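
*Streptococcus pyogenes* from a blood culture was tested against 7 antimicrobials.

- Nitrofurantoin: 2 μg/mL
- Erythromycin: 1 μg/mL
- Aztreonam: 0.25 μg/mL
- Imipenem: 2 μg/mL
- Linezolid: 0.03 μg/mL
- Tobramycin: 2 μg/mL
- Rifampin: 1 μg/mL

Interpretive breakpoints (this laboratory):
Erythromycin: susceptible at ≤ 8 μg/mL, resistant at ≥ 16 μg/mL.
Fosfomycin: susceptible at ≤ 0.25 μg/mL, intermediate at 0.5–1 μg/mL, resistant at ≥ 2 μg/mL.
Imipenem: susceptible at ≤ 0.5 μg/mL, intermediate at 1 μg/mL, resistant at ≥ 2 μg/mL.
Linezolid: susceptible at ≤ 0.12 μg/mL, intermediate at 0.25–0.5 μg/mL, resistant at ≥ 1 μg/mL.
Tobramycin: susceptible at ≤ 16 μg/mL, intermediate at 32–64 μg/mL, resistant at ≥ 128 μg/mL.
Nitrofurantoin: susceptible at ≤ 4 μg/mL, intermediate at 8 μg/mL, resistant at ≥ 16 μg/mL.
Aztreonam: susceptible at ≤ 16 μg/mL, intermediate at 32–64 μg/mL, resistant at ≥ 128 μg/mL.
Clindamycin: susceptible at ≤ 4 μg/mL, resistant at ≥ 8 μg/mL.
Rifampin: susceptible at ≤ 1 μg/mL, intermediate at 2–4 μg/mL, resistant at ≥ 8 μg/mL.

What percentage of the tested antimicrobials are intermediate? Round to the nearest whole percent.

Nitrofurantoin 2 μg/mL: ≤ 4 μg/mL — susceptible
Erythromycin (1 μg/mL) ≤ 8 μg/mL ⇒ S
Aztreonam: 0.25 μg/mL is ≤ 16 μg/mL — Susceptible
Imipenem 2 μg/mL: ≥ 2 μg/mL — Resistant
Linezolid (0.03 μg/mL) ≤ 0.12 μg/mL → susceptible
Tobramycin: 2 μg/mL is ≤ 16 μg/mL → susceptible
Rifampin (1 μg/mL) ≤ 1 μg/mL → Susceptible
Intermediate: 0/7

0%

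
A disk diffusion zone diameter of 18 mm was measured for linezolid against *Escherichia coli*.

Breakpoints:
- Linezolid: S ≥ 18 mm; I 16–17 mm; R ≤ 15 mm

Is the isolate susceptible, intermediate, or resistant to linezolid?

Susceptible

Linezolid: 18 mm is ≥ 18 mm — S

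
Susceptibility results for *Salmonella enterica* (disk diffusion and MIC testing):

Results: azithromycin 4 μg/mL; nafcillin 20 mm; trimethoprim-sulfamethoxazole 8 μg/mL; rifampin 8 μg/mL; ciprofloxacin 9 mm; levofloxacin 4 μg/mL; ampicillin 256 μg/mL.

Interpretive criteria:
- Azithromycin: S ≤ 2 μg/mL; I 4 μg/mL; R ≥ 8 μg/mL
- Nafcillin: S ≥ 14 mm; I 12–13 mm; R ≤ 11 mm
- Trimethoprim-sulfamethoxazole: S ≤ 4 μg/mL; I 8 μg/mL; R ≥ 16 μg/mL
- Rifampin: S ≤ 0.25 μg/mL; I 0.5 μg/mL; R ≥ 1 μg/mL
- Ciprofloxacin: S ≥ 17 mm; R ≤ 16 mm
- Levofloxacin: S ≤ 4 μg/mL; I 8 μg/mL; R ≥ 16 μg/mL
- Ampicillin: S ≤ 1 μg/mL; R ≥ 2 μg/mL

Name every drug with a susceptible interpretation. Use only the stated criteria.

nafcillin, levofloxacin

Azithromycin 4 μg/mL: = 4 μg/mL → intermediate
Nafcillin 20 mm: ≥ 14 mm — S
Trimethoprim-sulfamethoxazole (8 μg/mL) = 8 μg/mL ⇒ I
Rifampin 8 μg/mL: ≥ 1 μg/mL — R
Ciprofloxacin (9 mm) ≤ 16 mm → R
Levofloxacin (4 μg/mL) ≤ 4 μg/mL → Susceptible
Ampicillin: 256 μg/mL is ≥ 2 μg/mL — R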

The problem:
Reproduce precisely the span of lines that begins at the line containing "- Rifampin: S" and ends with the last line of the listing.

Answer space:
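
- Rifampin: S ≤ 0.25 μg/mL; I 0.5 μg/mL; R ≥ 1 μg/mL
- Ciprofloxacin: S ≥ 17 mm; R ≤ 16 mm
- Levofloxacin: S ≤ 4 μg/mL; I 8 μg/mL; R ≥ 16 μg/mL
- Ampicillin: S ≤ 1 μg/mL; R ≥ 2 μg/mL

Name every drug with a susceptible interpretation. Use only the stated criteria.

nafcillin, levofloxacin

Azithromycin 4 μg/mL: = 4 μg/mL → intermediate
Nafcillin 20 mm: ≥ 14 mm — S
Trimethoprim-sulfamethoxazole (8 μg/mL) = 8 μg/mL ⇒ I
Rifampin 8 μg/mL: ≥ 1 μg/mL — R
Ciprofloxacin (9 mm) ≤ 16 mm → R
Levofloxacin (4 μg/mL) ≤ 4 μg/mL → Susceptible
Ampicillin: 256 μg/mL is ≥ 2 μg/mL — R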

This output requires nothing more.